Work task:
Each line of the listing below must be returned exactly.

Input records:
○ ○ ○

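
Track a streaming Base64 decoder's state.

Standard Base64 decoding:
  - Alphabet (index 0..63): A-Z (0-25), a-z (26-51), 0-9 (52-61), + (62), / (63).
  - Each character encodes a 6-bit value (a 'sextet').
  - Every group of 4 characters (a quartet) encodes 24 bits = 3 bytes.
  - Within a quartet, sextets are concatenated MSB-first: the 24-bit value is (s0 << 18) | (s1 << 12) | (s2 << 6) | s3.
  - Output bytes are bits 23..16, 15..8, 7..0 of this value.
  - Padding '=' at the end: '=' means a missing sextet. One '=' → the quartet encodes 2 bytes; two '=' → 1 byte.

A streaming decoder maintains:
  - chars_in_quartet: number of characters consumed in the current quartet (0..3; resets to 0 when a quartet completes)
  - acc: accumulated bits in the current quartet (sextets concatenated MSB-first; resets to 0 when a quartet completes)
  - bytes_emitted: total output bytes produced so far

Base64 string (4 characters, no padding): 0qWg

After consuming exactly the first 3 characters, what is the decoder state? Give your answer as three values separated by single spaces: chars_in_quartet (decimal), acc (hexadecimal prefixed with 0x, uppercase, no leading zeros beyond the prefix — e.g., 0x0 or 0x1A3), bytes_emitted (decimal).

After char 0 ('0'=52): chars_in_quartet=1 acc=0x34 bytes_emitted=0
After char 1 ('q'=42): chars_in_quartet=2 acc=0xD2A bytes_emitted=0
After char 2 ('W'=22): chars_in_quartet=3 acc=0x34A96 bytes_emitted=0

Answer: 3 0x34A96 0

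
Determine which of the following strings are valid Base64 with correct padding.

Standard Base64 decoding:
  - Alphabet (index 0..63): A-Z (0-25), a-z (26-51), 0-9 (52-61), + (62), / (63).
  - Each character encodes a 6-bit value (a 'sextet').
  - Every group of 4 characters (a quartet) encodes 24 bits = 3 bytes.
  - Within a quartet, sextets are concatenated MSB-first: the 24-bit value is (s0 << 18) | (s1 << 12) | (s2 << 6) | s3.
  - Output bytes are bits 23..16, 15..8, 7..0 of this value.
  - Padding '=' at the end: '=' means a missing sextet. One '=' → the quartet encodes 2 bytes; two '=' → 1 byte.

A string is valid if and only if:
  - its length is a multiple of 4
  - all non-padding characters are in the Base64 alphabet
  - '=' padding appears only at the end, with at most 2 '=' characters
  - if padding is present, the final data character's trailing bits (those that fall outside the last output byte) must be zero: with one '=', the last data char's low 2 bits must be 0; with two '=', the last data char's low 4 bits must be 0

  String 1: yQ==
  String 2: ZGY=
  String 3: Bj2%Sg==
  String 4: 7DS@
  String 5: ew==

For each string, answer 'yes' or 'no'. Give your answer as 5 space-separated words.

Answer: yes yes no no yes

Derivation:
String 1: 'yQ==' → valid
String 2: 'ZGY=' → valid
String 3: 'Bj2%Sg==' → invalid (bad char(s): ['%'])
String 4: '7DS@' → invalid (bad char(s): ['@'])
String 5: 'ew==' → valid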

○ ○ ○

Solved problem:
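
Track a streaming Base64 decoder's state.

Standard Base64 decoding:
  - Alphabet (index 0..63): A-Z (0-25), a-z (26-51), 0-9 (52-61), + (62), / (63).
  - Each character encodes a 6-bit value (a 'sextet').
  - Every group of 4 characters (a quartet) encodes 24 bits = 3 bytes.
  - Within a quartet, sextets are concatenated MSB-first: the 24-bit value is (s0 << 18) | (s1 << 12) | (s2 << 6) | s3.
  - Output bytes are bits 23..16, 15..8, 7..0 of this value.
  - Padding '=' at the end: '=' means a missing sextet. One '=' → the quartet encodes 2 bytes; two '=' → 1 byte.

A streaming decoder maintains:
  - chars_in_quartet: number of characters consumed in the current quartet (0..3; resets to 0 when a quartet completes)
  - acc: accumulated bits in the current quartet (sextets concatenated MSB-first; resets to 0 when a quartet completes)
  - bytes_emitted: total output bytes produced so far

Base64 string (4 characters, no padding): 0qWg

After consuming exactly the first 3 characters, what is the decoder state? Give your answer as three values separated by single spaces: chars_in_quartet (decimal), acc (hexadecimal prefixed with 0x, uppercase, no leading zeros beyond the prefix — e.g., 0x0 or 0x1A3), bytes_emitted (decimal).

After char 0 ('0'=52): chars_in_quartet=1 acc=0x34 bytes_emitted=0
After char 1 ('q'=42): chars_in_quartet=2 acc=0xD2A bytes_emitted=0
After char 2 ('W'=22): chars_in_quartet=3 acc=0x34A96 bytes_emitted=0

Answer: 3 0x34A96 0

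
Determine which of the following strings are valid Base64 with correct padding.

Standard Base64 decoding:
  - Alphabet (index 0..63): A-Z (0-25), a-z (26-51), 0-9 (52-61), + (62), / (63).
  - Each character encodes a 6-bit value (a 'sextet').
  - Every group of 4 characters (a quartet) encodes 24 bits = 3 bytes.
  - Within a quartet, sextets are concatenated MSB-first: the 24-bit value is (s0 << 18) | (s1 << 12) | (s2 << 6) | s3.
  - Output bytes are bits 23..16, 15..8, 7..0 of this value.
  - Padding '=' at the end: '=' means a missing sextet. One '=' → the quartet encodes 2 bytes; two '=' → 1 byte.

A string is valid if and only if:
  - its length is a multiple of 4
  - all non-padding characters are in the Base64 alphabet
  - '=' padding appears only at the end, with at most 2 '=' characters
  - if padding is present, the final data character's trailing bits (those that fall outside the last output byte) must be zero: with one '=', the last data char's low 2 bits must be 0; with two '=', the last data char's low 4 bits must be 0

  String 1: yQ==
  String 2: ZGY=
  String 3: Bj2%Sg==
  String 4: 7DS@
  String 5: ew==

For each string, answer 'yes' or 'no'. Give your answer as 5 space-separated words.

Answer: yes yes no no yes

Derivation:
String 1: 'yQ==' → valid
String 2: 'ZGY=' → valid
String 3: 'Bj2%Sg==' → invalid (bad char(s): ['%'])
String 4: '7DS@' → invalid (bad char(s): ['@'])
String 5: 'ew==' → valid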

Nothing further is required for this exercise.